Assigned task | Output the opening lines of the records exactly. End with the line that contains "10 --'e'--> 11".

Extracted data |
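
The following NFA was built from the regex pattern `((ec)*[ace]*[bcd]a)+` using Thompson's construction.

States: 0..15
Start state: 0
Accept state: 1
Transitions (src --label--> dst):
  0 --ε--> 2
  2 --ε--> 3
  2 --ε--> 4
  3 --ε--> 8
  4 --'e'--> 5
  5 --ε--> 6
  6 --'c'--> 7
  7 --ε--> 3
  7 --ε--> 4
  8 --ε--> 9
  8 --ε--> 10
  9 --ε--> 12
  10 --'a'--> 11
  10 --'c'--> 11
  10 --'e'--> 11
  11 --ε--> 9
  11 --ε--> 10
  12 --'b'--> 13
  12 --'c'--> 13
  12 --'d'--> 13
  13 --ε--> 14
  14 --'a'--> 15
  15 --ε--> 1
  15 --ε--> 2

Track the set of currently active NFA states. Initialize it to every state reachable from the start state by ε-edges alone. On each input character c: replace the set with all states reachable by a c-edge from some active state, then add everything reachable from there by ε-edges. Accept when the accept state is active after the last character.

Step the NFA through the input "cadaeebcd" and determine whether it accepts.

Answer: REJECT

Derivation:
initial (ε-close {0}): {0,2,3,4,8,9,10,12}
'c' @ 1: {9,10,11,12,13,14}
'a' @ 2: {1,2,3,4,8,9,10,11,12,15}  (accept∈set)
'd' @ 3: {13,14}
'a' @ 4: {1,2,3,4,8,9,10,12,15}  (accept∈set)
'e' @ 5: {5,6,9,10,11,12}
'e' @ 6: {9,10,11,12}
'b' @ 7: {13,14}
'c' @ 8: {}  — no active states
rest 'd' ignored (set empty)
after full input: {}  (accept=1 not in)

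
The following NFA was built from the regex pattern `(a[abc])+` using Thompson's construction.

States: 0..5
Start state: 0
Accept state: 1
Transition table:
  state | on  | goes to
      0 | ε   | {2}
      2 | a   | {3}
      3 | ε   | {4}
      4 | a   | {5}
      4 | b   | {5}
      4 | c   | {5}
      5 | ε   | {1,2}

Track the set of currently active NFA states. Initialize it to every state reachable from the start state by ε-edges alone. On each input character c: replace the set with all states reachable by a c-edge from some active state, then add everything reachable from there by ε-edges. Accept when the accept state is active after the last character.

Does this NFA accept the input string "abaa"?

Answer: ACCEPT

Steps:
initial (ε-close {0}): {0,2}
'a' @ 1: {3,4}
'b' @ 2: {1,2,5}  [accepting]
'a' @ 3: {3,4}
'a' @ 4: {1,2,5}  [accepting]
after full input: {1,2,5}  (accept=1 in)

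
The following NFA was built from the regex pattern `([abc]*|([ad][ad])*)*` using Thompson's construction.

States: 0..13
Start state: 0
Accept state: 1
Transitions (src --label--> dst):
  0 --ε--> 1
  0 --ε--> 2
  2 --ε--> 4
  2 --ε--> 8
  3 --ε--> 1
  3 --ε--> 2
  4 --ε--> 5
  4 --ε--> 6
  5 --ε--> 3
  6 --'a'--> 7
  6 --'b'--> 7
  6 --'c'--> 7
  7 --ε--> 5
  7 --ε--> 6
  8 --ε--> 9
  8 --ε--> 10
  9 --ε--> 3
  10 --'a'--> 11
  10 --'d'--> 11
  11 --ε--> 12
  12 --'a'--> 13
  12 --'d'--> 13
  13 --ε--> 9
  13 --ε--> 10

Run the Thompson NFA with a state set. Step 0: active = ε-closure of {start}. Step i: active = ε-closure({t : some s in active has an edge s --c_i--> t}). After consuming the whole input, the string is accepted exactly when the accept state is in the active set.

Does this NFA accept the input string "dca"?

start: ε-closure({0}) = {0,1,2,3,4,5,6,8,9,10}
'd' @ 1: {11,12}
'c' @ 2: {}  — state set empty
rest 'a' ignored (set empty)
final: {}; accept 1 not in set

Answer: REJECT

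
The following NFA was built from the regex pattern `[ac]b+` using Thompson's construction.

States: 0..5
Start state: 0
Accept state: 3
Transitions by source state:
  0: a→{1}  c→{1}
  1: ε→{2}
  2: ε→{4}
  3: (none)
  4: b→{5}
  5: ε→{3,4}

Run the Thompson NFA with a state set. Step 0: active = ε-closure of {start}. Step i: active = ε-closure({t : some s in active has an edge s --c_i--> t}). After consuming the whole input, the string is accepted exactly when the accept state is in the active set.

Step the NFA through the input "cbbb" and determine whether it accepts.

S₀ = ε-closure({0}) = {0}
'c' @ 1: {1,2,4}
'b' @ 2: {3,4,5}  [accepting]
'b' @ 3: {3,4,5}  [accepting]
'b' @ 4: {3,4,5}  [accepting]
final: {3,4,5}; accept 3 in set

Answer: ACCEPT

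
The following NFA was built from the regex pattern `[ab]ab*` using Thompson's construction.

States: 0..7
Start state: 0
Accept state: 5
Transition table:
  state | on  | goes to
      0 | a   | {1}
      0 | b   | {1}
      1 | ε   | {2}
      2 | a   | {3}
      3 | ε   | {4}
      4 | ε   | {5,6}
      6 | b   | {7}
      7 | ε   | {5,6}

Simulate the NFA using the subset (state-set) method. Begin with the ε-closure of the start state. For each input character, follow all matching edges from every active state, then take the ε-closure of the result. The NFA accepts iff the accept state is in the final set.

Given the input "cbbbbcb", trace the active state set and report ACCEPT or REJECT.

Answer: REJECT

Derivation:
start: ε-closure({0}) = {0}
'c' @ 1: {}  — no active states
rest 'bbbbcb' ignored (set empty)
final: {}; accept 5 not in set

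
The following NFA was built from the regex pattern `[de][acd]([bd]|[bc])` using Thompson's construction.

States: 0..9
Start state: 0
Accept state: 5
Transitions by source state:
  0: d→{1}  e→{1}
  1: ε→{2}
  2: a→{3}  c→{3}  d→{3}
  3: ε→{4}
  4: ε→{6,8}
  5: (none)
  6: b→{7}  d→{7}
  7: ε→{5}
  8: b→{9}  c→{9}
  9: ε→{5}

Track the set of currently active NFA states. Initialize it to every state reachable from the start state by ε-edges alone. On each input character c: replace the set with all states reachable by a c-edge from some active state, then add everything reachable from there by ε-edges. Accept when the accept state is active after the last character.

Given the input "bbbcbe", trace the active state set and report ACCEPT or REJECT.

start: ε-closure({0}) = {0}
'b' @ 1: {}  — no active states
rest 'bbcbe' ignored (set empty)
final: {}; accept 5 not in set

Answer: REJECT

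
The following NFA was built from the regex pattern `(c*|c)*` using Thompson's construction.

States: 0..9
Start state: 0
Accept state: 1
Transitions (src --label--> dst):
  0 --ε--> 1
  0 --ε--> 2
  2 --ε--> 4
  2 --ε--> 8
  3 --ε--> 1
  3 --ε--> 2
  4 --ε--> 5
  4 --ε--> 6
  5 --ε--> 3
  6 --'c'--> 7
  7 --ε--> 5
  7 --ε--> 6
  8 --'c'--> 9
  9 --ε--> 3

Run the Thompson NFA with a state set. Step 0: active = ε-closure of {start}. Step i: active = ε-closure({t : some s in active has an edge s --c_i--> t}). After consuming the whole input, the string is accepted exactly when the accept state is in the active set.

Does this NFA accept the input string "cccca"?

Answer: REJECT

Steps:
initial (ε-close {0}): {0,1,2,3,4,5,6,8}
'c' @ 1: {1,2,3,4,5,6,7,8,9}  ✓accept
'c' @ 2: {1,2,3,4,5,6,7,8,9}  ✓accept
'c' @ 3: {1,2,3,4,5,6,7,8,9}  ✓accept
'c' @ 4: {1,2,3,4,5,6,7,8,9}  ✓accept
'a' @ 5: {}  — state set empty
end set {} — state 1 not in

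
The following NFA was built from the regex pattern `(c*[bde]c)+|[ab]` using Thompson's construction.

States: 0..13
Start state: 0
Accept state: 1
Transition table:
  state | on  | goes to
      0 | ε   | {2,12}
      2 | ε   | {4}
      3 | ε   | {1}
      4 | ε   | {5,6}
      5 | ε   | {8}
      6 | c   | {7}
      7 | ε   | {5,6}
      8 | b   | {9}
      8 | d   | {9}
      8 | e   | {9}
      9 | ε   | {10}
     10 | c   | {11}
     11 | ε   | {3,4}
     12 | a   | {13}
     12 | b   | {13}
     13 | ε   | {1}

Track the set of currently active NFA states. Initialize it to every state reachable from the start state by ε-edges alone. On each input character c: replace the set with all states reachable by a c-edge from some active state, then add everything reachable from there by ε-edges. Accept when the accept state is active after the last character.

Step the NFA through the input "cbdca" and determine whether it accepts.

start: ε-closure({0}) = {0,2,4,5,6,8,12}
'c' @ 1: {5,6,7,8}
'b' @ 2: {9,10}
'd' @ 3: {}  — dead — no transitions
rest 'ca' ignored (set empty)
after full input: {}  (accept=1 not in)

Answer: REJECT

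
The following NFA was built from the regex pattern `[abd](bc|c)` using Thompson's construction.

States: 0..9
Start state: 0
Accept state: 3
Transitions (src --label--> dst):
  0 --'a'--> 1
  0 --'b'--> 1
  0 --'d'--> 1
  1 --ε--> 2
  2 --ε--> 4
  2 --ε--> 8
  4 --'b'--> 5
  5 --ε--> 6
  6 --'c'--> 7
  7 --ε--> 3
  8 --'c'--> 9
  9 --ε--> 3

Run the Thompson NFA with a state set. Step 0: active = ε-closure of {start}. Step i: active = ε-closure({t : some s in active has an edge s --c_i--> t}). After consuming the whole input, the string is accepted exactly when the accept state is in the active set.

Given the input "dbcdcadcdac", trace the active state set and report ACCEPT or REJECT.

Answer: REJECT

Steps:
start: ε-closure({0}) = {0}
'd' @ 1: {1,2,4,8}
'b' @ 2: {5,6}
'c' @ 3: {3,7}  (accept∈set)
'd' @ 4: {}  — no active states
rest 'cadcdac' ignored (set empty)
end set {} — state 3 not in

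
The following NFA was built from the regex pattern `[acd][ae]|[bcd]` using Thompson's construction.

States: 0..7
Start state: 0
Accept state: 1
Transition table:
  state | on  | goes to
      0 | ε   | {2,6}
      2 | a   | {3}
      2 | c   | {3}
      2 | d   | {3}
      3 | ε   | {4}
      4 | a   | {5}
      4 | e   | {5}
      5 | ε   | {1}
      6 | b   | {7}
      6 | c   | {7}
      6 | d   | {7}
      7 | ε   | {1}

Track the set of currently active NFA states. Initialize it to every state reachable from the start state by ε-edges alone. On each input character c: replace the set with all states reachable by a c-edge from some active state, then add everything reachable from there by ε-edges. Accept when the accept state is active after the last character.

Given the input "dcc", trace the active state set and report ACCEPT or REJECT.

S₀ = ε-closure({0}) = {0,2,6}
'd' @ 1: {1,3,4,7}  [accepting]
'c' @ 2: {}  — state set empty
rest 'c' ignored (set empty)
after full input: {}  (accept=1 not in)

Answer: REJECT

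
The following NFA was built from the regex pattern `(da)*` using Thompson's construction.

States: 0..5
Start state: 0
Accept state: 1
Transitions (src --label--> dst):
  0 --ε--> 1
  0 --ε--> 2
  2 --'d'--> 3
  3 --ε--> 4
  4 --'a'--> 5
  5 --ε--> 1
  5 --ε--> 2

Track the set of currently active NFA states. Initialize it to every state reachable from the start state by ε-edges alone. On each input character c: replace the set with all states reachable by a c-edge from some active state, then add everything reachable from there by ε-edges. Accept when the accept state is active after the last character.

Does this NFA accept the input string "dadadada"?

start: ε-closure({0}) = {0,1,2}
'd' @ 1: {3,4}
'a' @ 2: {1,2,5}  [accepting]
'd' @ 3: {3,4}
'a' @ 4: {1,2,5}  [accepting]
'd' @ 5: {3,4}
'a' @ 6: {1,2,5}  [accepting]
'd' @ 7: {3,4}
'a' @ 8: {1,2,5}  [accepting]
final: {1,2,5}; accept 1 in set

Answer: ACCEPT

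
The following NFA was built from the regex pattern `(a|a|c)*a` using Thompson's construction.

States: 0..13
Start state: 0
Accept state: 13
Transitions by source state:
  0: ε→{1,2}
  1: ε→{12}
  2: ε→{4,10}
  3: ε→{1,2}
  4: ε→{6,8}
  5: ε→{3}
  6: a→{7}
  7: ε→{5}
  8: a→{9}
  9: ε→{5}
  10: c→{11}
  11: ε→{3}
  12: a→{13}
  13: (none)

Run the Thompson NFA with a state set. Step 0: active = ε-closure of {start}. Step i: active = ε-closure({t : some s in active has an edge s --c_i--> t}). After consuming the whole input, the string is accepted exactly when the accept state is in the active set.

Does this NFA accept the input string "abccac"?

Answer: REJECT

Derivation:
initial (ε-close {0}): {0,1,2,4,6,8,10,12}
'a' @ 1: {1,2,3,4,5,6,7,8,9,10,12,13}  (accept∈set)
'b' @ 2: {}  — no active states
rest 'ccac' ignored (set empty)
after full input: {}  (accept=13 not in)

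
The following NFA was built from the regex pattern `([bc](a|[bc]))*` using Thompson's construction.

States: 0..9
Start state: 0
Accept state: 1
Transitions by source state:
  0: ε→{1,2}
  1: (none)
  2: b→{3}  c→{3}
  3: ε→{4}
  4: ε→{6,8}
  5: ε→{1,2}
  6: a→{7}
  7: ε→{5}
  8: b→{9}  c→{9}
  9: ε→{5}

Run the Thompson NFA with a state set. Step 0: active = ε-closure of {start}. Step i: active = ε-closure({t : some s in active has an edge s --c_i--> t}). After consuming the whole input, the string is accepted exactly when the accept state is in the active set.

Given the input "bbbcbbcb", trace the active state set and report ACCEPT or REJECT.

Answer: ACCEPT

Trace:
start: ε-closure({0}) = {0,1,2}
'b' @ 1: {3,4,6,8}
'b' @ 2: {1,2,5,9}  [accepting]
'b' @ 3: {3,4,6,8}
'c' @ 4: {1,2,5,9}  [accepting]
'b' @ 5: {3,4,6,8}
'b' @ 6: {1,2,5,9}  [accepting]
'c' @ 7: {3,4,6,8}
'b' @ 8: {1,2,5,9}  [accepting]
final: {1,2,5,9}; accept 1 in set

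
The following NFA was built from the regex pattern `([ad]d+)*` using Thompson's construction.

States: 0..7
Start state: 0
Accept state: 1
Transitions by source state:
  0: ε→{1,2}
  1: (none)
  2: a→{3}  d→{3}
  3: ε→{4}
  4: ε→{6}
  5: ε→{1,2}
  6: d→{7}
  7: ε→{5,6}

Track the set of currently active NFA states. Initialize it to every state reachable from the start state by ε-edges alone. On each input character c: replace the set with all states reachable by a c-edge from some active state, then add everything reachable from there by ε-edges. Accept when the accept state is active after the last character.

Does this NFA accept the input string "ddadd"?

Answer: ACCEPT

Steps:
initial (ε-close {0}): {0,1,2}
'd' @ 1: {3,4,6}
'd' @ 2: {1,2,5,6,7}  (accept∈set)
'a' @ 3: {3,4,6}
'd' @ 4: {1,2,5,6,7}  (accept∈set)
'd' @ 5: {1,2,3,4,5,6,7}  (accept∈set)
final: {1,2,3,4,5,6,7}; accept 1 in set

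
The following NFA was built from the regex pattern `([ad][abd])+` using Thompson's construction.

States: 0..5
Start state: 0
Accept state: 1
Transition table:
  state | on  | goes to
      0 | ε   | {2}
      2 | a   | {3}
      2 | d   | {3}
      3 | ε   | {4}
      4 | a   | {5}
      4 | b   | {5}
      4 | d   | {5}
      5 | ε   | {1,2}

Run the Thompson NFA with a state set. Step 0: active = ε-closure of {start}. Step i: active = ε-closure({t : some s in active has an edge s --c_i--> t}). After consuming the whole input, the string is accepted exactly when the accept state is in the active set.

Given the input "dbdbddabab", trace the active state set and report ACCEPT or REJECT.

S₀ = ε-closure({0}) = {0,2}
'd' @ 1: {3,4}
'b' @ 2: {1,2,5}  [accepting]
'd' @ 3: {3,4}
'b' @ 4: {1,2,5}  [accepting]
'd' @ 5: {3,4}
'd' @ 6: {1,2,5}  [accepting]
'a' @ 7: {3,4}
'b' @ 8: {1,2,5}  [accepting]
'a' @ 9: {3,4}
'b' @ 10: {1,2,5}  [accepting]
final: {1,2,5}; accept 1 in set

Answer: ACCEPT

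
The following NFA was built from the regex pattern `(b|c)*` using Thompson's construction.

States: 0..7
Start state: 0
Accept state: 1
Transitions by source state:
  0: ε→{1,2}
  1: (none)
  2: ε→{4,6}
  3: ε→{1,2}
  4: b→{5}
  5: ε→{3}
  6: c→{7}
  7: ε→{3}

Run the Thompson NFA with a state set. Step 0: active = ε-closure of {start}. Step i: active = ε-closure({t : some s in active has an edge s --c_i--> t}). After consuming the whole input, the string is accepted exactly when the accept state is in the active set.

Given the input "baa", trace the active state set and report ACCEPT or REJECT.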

Result of this task |
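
The following NFA was built from the regex pattern `((ec)*[ace]*[bcd]a)+` using Thompson's construction.

States: 0..15
Start state: 0
Accept state: 1
Transitions (src --label--> dst):
  0 --ε--> 2
  2 --ε--> 3
  2 --ε--> 4
  3 --ε--> 8
  4 --'e'--> 5
  5 --ε--> 6
  6 --'c'--> 7
  7 --ε--> 3
  7 --ε--> 4
  8 --ε--> 9
  8 --ε--> 10
  9 --ε--> 12
  10 --'a'--> 11
  10 --'c'--> 11
  10 --'e'--> 11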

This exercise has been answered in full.